- DATA SHOWN -
◆ ◆ ◆ ◆ ◆ ◆ ◆
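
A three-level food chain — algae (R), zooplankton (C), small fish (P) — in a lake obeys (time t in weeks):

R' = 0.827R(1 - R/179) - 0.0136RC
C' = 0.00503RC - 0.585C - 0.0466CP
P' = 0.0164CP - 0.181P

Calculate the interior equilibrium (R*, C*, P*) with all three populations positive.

R* ≈ 147, C* ≈ 11, P* ≈ 3.26

From dP/dt = 0: 0.0164C* = 0.181, so C* = 11.
From dR/dt = 0: 0.827(1 - R*/179) = 0.0136·11, giving R* = 179·(1 - 0.181) = 147.
From dC/dt = 0: 0.00503·147 - 0.585 = 0.0466P*, so P* = 0.152/0.0466 = 3.26.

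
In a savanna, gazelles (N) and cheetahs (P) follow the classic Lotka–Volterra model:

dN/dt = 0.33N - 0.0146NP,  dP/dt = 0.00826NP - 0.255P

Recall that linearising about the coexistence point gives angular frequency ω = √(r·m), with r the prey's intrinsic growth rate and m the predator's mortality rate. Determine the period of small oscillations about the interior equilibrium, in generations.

Here r = 0.33 and m = 0.255, so r·m = 0.0842.
ω = √0.0842 = 0.29 per generation, hence T = 2π/ω ≈ 21.7 generations.

T ≈ 21.7 generations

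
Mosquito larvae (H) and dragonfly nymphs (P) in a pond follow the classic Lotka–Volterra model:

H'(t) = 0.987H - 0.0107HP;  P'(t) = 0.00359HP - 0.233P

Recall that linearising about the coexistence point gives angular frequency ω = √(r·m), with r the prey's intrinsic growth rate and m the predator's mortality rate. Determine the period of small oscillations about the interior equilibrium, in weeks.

Here r = 0.987 and m = 0.233, so r·m = 0.23.
ω = √0.23 = 0.48 per week, hence T = 2π/ω ≈ 13.1 weeks.

T ≈ 13.1 weeks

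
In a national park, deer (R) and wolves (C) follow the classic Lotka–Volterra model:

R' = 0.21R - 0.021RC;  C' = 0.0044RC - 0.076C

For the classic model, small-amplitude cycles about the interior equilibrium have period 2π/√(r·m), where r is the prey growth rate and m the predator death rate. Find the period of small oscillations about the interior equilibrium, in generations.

Here r = 0.21 and m = 0.076, so r·m = 0.016.
ω = √0.016 = 0.126 per generation, hence T = 2π/ω ≈ 49.7 generations.

T ≈ 49.7 generations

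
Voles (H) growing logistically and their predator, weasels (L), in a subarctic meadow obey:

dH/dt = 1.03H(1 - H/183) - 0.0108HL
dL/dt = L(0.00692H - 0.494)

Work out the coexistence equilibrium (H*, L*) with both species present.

H* ≈ 71.4, L* ≈ 58.2

From dL/dt = 0 with L > 0: 0.00692H* = 0.494, so H* = 71.4.
Substitute into dH/dt = 0: 1.03(1 - 71.4/183) = 0.0108L*.
The bracket is 0.61, giving L* = 0.628/0.0108 = 58.2.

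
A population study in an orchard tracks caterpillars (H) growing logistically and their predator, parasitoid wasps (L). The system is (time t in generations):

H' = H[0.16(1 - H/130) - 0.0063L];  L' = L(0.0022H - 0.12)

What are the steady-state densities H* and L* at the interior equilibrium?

H* ≈ 54.5, L* ≈ 14.7

From dL/dt = 0 with L > 0: 0.0022H* = 0.12, so H* = 54.5.
Substitute into dH/dt = 0: 0.16(1 - 54.5/130) = 0.0063L*.
The bracket is 0.58, giving L* = 0.0929/0.0063 = 14.7.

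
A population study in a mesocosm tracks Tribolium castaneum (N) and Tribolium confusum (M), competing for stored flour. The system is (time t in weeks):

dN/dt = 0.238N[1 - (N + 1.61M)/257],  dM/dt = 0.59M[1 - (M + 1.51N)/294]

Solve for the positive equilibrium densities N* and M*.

Setting both brackets to zero gives the nullclines N + 1.61M = 257 and 1.51N + M = 294.
Substituting M = 294 - 1.51N into the first: N(1 - 1.61·1.51) = 257 - 1.61·294.
So N* = -216/-1.43 = 151, and then M* = 294 - 1.51·151 = 65.7.

N* ≈ 151, M* ≈ 65.7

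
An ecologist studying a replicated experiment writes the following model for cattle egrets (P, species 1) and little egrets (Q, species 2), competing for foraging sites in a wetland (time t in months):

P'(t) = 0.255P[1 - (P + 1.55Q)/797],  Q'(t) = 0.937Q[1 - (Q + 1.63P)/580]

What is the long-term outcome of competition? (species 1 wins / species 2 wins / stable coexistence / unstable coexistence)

unstable coexistence (outcome depends on initial conditions)

Compare the nullcline intercepts: K1/α12 = 797/1.55 = 514 < K2 = 580; K2/α21 = 580/1.63 = 356 < K1 = 797.
Since both are reversed, neither can invade when rare; the interior point is a saddle.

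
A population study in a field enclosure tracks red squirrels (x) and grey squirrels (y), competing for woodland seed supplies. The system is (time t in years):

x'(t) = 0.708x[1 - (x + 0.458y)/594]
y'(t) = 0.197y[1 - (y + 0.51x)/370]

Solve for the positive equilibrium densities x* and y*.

x* ≈ 554, y* ≈ 87.5

Setting both brackets to zero gives the nullclines x + 0.458y = 594 and 0.51x + y = 370.
Substituting y = 370 - 0.51x into the first: x(1 - 0.458·0.51) = 594 - 0.458·370.
So x* = 425/0.766 = 554, and then y* = 370 - 0.51·554 = 87.5.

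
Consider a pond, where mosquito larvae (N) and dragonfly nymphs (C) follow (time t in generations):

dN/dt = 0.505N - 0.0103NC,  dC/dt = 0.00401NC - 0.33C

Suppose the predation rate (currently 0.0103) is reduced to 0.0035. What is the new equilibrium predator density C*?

C* ≈ 144

At the interior fixed point, setting dN/dt = 0 with N > 0 fixes C* = (prey growth rate)/(NC coefficient) — independent of the other coefficients.
With the change, C* = 0.505/0.0035 = 144; it rises from 49.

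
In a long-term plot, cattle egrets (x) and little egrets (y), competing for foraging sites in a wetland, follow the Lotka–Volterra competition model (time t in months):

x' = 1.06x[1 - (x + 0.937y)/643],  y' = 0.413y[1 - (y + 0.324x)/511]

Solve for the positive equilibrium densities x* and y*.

Setting both brackets to zero gives the nullclines x + 0.937y = 643 and 0.324x + y = 511.
Substituting y = 511 - 0.324x into the first: x(1 - 0.937·0.324) = 643 - 0.937·511.
So x* = 164/0.696 = 236, and then y* = 511 - 0.324·236 = 435.

x* ≈ 236, y* ≈ 435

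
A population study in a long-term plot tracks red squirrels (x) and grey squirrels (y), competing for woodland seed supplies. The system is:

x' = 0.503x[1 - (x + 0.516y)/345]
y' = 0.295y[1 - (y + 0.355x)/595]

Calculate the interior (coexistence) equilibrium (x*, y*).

Setting both brackets to zero gives the nullclines x + 0.516y = 345 and 0.355x + y = 595.
Substituting y = 595 - 0.355x into the first: x(1 - 0.516·0.355) = 345 - 0.516·595.
So x* = 38/0.817 = 46.5, and then y* = 595 - 0.355·46.5 = 578.

x* ≈ 46.5, y* ≈ 578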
◆ ◆ ◆ ◆ ◆ ◆ ◆
Copy, exactly and only, the lines above that begin with the one containing "H'(t) = 0.987H" and finish with the one containing "dN/dt = 0.238N[1".

- RESPONSE TO THE TASK -
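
H'(t) = 0.987H - 0.0107HP;  P'(t) = 0.00359HP - 0.233P

Recall that linearising about the coexistence point gives angular frequency ω = √(r·m), with r the prey's intrinsic growth rate and m the predator's mortality rate. Determine the period of small oscillations about the interior equilibrium, in weeks.

Here r = 0.987 and m = 0.233, so r·m = 0.23.
ω = √0.23 = 0.48 per week, hence T = 2π/ω ≈ 13.1 weeks.

T ≈ 13.1 weeks

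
In a national park, deer (R) and wolves (C) follow the classic Lotka–Volterra model:

R' = 0.21R - 0.021RC;  C' = 0.0044RC - 0.076C

For the classic model, small-amplitude cycles about the interior equilibrium have period 2π/√(r·m), where r is the prey growth rate and m the predator death rate. Find the period of small oscillations about the interior equilibrium, in generations.

Here r = 0.21 and m = 0.076, so r·m = 0.016.
ω = √0.016 = 0.126 per generation, hence T = 2π/ω ≈ 49.7 generations.

T ≈ 49.7 generations

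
Voles (H) growing logistically and their predator, weasels (L), in a subarctic meadow obey:

dH/dt = 1.03H(1 - H/183) - 0.0108HL
dL/dt = L(0.00692H - 0.494)

Work out the coexistence equilibrium (H*, L*) with both species present.

H* ≈ 71.4, L* ≈ 58.2

From dL/dt = 0 with L > 0: 0.00692H* = 0.494, so H* = 71.4.
Substitute into dH/dt = 0: 1.03(1 - 71.4/183) = 0.0108L*.
The bracket is 0.61, giving L* = 0.628/0.0108 = 58.2.

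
A population study in an orchard tracks caterpillars (H) growing logistically and their predator, parasitoid wasps (L). The system is (time t in generations):

H' = H[0.16(1 - H/130) - 0.0063L];  L' = L(0.0022H - 0.12)

What are the steady-state densities H* and L* at the interior equilibrium?

H* ≈ 54.5, L* ≈ 14.7

From dL/dt = 0 with L > 0: 0.0022H* = 0.12, so H* = 54.5.
Substitute into dH/dt = 0: 0.16(1 - 54.5/130) = 0.0063L*.
The bracket is 0.58, giving L* = 0.0929/0.0063 = 14.7.

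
A population study in a mesocosm tracks Tribolium castaneum (N) and Tribolium confusum (M), competing for stored flour. The system is (time t in weeks):

dN/dt = 0.238N[1 - (N + 1.61M)/257],  dM/dt = 0.59M[1 - (M + 1.51N)/294]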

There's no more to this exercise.